Extracted data entries
%%

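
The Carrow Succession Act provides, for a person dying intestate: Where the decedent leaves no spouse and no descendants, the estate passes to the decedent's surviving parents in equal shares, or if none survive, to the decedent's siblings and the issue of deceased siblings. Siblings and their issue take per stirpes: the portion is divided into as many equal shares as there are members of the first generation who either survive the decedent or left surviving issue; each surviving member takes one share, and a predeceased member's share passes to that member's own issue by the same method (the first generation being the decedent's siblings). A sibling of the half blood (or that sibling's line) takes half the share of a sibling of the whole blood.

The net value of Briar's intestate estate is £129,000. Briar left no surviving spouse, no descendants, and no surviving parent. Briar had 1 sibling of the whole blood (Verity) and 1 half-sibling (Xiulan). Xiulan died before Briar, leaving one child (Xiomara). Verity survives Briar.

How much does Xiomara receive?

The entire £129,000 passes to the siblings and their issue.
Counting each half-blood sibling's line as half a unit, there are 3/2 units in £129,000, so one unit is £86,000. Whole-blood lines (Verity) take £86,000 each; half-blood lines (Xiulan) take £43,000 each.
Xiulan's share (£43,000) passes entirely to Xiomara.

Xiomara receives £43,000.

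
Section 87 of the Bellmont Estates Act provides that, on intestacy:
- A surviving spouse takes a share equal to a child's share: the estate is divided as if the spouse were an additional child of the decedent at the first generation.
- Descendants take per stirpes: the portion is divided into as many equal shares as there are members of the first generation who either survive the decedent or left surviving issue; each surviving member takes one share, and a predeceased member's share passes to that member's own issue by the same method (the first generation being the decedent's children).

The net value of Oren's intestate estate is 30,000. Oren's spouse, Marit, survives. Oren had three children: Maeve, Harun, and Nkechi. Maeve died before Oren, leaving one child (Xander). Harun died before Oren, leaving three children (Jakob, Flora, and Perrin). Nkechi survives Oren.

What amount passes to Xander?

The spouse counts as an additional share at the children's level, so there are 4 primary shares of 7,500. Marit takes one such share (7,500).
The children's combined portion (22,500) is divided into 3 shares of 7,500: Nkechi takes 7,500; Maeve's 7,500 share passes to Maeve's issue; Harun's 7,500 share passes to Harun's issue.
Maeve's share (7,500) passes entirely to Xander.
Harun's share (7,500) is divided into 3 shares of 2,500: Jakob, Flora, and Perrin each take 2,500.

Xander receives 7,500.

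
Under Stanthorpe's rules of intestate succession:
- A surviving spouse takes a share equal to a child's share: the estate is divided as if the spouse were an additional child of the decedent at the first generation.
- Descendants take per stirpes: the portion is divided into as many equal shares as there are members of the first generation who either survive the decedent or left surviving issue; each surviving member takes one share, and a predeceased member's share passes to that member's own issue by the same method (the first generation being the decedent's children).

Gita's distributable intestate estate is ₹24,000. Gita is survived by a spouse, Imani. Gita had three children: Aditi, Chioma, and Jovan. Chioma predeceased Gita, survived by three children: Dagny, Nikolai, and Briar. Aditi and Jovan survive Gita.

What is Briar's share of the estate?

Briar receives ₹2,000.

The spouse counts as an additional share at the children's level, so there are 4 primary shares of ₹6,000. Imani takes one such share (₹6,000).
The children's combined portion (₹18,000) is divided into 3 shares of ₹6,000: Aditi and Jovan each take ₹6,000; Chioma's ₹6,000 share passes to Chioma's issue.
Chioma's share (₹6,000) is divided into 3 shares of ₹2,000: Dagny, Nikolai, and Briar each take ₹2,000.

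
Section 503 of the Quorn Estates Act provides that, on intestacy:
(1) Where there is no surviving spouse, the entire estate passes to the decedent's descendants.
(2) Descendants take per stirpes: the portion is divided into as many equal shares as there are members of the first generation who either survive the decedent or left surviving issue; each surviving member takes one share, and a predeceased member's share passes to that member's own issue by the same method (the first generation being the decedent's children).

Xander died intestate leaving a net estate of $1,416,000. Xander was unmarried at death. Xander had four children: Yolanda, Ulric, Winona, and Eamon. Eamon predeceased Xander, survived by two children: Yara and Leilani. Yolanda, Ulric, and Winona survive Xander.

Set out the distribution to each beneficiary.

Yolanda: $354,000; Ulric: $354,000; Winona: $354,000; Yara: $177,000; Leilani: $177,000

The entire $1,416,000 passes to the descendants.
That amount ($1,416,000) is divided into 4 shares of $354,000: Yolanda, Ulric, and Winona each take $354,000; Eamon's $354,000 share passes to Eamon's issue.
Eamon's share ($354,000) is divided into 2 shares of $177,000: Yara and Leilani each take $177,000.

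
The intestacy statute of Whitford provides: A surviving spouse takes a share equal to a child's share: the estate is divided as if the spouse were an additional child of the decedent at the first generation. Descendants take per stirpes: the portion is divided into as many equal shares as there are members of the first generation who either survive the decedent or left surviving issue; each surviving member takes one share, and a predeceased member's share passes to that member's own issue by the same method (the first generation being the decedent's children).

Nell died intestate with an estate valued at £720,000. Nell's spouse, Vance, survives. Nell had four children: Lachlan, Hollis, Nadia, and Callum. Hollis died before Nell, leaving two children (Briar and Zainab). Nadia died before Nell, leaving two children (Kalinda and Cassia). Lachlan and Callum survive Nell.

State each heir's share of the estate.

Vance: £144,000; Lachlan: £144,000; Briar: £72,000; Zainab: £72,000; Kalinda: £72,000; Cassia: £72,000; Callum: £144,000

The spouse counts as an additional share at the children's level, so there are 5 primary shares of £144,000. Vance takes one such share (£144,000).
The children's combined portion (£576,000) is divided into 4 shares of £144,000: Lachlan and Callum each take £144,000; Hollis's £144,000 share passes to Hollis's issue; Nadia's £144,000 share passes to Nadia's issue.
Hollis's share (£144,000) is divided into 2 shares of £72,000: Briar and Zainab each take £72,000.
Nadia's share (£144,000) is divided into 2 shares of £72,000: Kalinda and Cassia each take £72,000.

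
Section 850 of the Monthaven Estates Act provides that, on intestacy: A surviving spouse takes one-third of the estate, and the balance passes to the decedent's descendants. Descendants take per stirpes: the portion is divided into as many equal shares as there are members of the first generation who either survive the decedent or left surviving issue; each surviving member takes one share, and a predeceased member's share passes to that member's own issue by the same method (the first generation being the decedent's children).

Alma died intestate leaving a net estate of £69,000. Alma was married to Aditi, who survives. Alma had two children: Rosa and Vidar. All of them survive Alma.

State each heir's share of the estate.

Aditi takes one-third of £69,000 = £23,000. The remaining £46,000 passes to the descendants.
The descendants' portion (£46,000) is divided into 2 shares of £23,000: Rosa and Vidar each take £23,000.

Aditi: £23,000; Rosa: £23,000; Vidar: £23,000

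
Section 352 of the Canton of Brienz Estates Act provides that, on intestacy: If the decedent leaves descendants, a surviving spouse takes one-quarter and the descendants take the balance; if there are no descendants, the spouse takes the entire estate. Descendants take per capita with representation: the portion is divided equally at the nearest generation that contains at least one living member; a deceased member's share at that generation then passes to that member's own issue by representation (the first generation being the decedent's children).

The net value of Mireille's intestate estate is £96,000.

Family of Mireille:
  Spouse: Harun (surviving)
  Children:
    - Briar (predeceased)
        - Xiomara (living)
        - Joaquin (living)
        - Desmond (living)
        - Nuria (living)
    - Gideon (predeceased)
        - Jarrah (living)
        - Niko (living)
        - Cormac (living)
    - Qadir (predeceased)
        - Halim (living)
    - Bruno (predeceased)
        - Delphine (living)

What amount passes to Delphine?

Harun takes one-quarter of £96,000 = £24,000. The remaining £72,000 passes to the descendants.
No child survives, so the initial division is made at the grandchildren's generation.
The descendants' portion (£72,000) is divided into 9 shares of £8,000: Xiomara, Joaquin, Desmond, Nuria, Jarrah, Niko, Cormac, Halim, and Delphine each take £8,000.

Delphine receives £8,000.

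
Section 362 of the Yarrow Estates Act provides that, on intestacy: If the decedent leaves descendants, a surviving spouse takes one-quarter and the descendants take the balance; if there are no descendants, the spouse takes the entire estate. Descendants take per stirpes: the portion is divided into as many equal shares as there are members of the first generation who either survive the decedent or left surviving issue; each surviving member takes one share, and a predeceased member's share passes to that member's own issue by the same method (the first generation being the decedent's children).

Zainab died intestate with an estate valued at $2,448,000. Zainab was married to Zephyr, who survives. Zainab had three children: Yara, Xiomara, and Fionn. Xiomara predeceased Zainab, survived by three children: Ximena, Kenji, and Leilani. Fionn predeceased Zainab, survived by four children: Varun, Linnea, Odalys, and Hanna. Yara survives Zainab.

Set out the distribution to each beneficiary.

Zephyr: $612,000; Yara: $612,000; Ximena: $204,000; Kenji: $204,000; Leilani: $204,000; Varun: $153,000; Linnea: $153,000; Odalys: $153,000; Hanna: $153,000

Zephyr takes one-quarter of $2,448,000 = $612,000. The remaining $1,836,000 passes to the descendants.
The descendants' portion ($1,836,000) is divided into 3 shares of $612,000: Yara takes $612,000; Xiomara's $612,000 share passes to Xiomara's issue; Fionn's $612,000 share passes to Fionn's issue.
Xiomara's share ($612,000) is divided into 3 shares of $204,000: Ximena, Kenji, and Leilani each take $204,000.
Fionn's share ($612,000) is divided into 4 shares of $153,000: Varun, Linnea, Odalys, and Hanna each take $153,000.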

%%
%%

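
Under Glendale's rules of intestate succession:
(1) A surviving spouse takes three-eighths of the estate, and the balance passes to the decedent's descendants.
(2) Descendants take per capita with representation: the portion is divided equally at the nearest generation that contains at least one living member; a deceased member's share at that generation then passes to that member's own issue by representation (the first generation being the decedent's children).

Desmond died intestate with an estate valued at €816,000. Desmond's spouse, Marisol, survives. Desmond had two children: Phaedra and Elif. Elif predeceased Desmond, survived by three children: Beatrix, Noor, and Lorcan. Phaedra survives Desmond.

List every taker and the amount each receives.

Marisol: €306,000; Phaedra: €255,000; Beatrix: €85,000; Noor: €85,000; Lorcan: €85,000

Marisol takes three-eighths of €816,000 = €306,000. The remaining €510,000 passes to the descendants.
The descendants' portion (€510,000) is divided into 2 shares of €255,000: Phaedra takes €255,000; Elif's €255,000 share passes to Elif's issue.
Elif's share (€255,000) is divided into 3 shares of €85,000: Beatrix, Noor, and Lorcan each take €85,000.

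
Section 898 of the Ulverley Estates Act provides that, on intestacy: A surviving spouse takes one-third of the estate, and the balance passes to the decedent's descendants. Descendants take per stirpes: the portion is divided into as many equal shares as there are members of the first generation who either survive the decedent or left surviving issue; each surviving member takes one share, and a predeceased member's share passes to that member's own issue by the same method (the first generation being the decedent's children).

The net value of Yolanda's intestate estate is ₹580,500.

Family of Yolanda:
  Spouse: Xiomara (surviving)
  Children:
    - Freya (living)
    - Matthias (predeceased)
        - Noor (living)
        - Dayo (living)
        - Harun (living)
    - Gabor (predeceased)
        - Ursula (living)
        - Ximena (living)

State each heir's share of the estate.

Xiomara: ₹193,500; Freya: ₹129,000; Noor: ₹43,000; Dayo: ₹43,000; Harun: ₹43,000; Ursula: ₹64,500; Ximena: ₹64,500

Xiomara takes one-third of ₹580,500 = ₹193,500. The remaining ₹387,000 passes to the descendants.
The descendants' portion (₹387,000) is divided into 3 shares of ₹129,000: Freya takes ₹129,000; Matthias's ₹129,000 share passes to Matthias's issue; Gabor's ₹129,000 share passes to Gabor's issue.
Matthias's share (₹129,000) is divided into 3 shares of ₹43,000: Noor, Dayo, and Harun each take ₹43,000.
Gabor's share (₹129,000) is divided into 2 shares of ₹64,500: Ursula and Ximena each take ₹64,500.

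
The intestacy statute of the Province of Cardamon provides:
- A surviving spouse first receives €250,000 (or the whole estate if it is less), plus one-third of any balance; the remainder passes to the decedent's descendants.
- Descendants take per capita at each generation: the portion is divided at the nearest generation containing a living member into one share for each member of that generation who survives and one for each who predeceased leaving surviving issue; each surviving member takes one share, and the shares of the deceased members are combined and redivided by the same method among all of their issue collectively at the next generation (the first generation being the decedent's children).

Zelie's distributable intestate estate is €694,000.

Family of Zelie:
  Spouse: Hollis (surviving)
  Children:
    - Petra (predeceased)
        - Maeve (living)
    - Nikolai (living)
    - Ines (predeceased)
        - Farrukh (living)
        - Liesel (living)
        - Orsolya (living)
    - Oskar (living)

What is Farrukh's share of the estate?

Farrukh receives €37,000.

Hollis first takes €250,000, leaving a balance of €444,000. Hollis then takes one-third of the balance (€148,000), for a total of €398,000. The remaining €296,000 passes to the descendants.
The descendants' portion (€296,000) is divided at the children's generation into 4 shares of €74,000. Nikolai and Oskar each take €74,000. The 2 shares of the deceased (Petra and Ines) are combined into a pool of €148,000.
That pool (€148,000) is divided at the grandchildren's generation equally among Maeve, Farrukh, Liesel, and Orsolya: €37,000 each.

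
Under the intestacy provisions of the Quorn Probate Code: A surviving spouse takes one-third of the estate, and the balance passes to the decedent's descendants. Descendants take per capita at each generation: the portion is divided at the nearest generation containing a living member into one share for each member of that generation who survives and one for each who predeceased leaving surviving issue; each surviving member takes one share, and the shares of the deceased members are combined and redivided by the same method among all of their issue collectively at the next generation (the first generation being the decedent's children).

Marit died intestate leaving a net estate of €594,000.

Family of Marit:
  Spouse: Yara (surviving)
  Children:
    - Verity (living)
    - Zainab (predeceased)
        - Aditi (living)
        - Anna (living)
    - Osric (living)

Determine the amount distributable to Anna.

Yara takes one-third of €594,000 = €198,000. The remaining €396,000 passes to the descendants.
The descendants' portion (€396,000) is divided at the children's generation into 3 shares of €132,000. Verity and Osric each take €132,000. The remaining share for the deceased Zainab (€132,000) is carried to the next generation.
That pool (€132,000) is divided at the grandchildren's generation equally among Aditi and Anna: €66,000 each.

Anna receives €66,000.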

%%
%%

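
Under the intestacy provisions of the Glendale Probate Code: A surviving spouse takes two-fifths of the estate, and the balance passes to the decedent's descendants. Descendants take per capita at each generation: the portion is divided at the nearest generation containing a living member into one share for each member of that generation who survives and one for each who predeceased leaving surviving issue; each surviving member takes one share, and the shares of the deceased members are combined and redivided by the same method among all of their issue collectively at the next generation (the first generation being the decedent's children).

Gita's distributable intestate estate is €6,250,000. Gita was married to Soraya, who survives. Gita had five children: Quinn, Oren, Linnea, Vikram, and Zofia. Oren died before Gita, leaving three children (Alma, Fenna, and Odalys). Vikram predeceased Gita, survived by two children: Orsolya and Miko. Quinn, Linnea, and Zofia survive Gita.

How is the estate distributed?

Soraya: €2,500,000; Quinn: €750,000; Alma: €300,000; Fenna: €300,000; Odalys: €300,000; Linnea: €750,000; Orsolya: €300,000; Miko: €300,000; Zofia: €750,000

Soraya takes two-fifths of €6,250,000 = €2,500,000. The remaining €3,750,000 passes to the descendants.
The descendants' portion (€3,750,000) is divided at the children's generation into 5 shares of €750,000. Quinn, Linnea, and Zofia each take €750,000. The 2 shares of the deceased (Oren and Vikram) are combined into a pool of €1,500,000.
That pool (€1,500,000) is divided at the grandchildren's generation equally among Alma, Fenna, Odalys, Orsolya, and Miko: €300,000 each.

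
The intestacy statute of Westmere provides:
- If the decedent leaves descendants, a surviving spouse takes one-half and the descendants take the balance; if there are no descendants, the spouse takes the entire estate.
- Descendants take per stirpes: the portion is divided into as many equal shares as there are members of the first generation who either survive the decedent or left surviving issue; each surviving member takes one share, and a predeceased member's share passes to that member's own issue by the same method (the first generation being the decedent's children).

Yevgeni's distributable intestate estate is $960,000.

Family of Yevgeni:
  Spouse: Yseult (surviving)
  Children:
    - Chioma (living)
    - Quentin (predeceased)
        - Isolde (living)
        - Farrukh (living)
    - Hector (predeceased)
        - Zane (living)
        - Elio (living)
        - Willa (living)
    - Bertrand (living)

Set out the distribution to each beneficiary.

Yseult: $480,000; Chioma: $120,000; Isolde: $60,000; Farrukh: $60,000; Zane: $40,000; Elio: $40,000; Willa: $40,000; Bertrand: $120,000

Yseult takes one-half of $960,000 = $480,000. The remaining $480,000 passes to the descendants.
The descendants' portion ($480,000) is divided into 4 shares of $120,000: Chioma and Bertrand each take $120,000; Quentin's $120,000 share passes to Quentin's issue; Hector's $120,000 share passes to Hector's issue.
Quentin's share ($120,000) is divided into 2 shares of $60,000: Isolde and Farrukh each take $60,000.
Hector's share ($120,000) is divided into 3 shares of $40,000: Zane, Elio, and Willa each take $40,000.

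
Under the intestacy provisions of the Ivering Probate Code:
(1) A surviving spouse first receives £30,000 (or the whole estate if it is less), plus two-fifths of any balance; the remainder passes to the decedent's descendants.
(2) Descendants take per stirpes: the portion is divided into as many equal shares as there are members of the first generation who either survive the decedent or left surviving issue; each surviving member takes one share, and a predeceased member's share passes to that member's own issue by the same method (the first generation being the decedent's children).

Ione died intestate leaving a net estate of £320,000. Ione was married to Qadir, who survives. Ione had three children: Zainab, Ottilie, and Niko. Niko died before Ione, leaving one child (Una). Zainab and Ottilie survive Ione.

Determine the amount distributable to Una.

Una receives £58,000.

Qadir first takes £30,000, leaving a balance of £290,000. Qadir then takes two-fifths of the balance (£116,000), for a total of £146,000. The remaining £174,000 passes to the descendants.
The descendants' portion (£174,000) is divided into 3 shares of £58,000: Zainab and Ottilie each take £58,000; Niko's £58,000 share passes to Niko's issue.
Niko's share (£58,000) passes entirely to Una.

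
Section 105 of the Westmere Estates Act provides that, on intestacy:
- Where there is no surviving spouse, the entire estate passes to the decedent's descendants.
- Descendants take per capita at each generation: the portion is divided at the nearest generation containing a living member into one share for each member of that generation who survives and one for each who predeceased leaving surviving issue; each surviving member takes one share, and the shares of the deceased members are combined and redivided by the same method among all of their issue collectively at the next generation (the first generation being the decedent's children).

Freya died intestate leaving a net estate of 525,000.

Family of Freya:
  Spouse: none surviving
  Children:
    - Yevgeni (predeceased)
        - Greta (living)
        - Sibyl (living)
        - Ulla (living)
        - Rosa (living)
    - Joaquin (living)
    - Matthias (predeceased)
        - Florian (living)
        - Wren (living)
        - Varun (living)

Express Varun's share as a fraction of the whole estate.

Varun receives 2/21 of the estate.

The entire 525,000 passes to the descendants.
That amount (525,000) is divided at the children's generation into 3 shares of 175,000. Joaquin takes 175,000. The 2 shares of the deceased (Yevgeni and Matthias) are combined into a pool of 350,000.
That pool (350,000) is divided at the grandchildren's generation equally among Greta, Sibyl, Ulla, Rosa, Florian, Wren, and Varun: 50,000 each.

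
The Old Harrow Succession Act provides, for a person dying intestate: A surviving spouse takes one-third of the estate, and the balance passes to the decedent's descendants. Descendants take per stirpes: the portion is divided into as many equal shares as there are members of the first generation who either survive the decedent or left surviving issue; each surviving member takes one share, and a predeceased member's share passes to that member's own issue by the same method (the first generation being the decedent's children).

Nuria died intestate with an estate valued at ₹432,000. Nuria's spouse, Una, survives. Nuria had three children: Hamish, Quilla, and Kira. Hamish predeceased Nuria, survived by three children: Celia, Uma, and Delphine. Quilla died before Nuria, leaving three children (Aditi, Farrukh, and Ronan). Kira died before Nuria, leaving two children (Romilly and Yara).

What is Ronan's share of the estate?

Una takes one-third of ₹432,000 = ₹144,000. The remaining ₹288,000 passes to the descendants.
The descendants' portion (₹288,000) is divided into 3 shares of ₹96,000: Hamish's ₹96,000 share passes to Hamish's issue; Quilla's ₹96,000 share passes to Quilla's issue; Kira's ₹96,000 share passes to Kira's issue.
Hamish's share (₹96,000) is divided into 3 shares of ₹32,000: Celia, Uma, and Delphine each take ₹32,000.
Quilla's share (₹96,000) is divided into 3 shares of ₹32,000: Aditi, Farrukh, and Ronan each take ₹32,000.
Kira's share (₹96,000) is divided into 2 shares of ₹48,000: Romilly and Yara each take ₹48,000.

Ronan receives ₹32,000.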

%%

**WHAT TO DO**. A single number is the answer here: how many lines above carry the string "Family"?

**SOLUTION**. 6